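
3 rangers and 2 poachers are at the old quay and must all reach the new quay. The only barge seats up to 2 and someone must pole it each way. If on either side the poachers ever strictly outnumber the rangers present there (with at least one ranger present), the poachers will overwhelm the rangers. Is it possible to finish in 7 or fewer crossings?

Yes

Yes — this plan uses 7 crossings (≤ 7):
1. 2 poachers → the new quay.  (the old quay: 3R 0P; the new quay: 0R 2P)
2. 1 poacher ← the old quay.  (the old quay: 3R 1P; the new quay: 0R 1P)
3. 2 rangers → the new quay.  (the old quay: 1R 1P; the new quay: 2R 1P)
4. 1 ranger ← the old quay.  (the old quay: 2R 1P; the new quay: 1R 1P)
5. 1 ranger and 1 poacher → the new quay.  (the old quay: 1R 0P; the new quay: 2R 2P)
6. 1 poacher ← the old quay.  (the old quay: 1R 1P; the new quay: 2R 1P)
7. 1 ranger and 1 poacher → the new quay.  (the old quay: 0R 0P; the new quay: 3R 2P)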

============

_What the exercise asks_
This exercise calls for every record above to be written out again exactly.

_Written reply_
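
3 rangers and 2 poachers are at the old quay and must all reach the new quay. The only barge seats up to 2 and someone must pole it each way. If on either side the poachers ever strictly outnumber the rangers present there (with at least one ranger present), the poachers will overwhelm the rangers. Is it possible to finish in 7 or fewer crossings?

Yes

Yes — this plan uses 7 crossings (≤ 7):
1. 2 poachers → the new quay.  (the old quay: 3R 0P; the new quay: 0R 2P)
2. 1 poacher ← the old quay.  (the old quay: 3R 1P; the new quay: 0R 1P)
3. 2 rangers → the new quay.  (the old quay: 1R 1P; the new quay: 2R 1P)
4. 1 ranger ← the old quay.  (the old quay: 2R 1P; the new quay: 1R 1P)
5. 1 ranger and 1 poacher → the new quay.  (the old quay: 1R 0P; the new quay: 2R 2P)
6. 1 poacher ← the old quay.  (the old quay: 1R 1P; the new quay: 2R 1P)
7. 1 ranger and 1 poacher → the new quay.  (the old quay: 0R 0P; the new quay: 3R 2P)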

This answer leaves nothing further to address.